» Exercise directions:
Every line from the one containing "7. backref(offset=3, length=3)" to the one containing "9. backref(offset=1, length=1)" in the records below, both included, must be set down exactly, and no other line.

» Source material:
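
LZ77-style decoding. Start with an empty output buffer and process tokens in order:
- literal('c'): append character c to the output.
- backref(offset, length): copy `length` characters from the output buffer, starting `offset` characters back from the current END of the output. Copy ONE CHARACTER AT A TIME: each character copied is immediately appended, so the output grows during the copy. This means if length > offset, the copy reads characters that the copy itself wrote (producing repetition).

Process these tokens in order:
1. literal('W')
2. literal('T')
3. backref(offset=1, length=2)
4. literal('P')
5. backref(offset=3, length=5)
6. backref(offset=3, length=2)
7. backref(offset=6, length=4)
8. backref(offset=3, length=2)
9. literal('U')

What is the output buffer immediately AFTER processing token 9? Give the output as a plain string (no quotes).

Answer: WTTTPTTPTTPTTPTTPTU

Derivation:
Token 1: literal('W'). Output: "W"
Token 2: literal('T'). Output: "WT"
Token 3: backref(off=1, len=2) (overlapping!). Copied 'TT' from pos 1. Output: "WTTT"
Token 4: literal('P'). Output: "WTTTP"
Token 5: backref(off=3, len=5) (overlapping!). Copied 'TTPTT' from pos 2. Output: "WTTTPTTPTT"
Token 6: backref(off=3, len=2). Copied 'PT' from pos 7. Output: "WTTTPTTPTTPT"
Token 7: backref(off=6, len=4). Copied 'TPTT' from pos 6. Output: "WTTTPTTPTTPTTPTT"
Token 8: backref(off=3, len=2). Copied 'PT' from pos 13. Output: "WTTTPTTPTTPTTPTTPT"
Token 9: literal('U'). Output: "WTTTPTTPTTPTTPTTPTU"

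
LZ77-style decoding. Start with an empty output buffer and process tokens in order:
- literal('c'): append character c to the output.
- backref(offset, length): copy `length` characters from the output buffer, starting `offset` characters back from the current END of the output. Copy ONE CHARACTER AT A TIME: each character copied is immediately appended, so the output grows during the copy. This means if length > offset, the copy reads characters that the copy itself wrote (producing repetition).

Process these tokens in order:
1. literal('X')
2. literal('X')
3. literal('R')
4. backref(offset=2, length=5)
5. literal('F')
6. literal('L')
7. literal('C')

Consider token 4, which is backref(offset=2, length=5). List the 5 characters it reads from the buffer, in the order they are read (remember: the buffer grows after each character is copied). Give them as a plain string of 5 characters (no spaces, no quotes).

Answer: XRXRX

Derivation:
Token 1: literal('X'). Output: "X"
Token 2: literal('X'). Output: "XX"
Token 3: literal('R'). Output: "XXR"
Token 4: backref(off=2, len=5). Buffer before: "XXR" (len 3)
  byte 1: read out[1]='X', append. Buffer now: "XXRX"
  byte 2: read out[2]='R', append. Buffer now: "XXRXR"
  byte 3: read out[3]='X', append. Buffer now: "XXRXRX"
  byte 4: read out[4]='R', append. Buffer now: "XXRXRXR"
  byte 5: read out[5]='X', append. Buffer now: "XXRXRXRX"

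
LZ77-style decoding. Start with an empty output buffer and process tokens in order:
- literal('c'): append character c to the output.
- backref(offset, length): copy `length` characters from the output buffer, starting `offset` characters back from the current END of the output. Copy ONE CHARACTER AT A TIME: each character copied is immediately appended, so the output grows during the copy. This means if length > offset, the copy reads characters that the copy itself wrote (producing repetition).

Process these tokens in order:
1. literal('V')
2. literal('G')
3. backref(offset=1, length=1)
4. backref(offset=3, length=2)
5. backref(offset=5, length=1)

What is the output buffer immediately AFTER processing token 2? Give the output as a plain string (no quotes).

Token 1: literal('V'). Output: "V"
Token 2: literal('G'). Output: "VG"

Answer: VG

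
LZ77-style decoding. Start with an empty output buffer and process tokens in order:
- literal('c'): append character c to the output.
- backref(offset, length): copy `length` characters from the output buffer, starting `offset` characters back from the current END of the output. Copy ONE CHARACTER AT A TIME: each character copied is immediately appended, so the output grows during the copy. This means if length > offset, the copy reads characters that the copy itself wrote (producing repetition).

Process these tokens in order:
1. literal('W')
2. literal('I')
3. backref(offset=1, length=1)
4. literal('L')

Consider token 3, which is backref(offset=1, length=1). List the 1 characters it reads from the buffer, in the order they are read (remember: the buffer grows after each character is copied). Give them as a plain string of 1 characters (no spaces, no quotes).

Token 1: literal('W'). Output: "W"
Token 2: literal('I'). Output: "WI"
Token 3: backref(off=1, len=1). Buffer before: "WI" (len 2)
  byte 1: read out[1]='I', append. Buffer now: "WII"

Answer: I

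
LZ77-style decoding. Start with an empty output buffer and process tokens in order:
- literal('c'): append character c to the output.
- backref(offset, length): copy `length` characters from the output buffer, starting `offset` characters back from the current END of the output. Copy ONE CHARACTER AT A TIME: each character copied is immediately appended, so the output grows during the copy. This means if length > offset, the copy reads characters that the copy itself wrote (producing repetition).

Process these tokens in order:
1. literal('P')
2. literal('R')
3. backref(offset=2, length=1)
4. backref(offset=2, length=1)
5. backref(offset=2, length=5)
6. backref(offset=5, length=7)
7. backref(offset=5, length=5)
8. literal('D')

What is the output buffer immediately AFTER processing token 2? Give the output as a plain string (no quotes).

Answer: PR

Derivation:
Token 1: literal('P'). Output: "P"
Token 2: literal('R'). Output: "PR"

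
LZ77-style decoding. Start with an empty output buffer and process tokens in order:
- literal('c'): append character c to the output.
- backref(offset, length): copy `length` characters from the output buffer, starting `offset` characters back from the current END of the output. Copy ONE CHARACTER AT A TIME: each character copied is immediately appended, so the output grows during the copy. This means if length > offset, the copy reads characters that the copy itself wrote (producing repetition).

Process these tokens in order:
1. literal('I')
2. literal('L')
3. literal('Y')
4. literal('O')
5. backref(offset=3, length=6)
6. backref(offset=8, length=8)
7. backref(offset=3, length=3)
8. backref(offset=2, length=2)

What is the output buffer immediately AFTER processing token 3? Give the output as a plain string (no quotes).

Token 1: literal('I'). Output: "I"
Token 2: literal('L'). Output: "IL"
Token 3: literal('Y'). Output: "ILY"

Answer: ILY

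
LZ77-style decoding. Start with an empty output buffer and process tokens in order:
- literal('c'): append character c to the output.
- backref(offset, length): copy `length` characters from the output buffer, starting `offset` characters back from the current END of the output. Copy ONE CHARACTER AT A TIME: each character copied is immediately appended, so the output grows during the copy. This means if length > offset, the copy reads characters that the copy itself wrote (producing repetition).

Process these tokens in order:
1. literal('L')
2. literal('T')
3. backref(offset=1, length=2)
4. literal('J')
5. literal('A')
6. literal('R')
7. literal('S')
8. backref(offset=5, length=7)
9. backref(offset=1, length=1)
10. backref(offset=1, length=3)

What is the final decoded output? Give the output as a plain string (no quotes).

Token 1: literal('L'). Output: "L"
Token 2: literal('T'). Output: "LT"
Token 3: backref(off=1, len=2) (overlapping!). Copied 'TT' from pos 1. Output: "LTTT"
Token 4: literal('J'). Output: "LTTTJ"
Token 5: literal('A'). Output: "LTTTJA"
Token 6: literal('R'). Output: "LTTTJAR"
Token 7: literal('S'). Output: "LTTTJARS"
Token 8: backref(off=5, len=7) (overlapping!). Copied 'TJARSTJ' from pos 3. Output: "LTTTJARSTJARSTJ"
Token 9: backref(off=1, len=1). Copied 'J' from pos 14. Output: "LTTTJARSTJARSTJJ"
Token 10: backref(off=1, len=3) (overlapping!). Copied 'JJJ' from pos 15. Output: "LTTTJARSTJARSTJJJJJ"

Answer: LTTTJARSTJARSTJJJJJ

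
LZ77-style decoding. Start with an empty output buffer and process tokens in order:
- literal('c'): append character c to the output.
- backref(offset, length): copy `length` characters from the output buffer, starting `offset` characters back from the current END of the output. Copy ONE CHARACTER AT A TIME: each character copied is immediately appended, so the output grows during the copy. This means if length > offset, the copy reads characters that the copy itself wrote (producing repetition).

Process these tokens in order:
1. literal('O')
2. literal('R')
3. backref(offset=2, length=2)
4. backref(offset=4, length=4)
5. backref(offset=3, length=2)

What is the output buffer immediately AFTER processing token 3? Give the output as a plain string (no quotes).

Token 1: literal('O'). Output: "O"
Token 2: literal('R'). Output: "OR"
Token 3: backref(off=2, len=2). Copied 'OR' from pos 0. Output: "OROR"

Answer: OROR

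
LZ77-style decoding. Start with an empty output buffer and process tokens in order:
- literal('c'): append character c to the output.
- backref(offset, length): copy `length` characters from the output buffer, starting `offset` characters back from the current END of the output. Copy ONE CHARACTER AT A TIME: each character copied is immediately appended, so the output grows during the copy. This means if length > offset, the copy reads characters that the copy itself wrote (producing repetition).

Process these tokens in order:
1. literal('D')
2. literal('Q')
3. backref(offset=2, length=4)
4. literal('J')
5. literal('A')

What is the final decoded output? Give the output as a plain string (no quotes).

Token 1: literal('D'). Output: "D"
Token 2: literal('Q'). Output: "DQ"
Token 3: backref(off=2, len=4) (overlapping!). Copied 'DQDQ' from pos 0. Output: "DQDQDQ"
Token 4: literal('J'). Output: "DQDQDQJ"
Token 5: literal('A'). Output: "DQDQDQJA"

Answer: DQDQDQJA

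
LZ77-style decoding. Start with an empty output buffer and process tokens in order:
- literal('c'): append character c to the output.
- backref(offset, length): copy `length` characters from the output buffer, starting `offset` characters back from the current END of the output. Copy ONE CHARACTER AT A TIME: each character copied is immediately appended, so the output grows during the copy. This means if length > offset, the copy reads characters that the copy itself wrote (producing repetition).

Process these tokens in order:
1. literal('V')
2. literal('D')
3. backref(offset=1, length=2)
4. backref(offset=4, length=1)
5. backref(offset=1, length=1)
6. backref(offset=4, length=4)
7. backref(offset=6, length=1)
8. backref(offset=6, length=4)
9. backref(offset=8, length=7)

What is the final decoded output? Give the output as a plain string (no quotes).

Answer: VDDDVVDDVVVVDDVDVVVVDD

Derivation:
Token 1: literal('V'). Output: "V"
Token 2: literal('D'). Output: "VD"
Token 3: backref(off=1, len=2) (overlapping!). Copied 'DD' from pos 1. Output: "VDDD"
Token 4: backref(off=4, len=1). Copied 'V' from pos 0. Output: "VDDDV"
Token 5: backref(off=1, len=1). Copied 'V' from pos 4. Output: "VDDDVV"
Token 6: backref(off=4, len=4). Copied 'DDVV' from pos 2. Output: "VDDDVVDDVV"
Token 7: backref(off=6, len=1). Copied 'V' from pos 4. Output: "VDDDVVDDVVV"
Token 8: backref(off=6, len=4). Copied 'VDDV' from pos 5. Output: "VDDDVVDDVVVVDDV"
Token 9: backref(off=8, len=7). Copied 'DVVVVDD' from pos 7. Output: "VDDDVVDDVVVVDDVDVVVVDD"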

» Reply to the task:
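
7. backref(offset=3, length=3)
8. backref(offset=2, length=2)

What is the output buffer immediately AFTER processing token 3? Give the output as a plain string (no quotes).

Token 1: literal('I'). Output: "I"
Token 2: literal('L'). Output: "IL"
Token 3: literal('Y'). Output: "ILY"

Answer: ILY

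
LZ77-style decoding. Start with an empty output buffer and process tokens in order:
- literal('c'): append character c to the output.
- backref(offset, length): copy `length` characters from the output buffer, starting `offset` characters back from the current END of the output. Copy ONE CHARACTER AT A TIME: each character copied is immediately appended, so the output grows during the copy. This means if length > offset, the copy reads characters that the copy itself wrote (producing repetition).

Process these tokens in order:
1. literal('L')
2. literal('T')
3. backref(offset=1, length=2)
4. literal('J')
5. literal('A')
6. literal('R')
7. literal('S')
8. backref(offset=5, length=7)
9. backref(offset=1, length=1)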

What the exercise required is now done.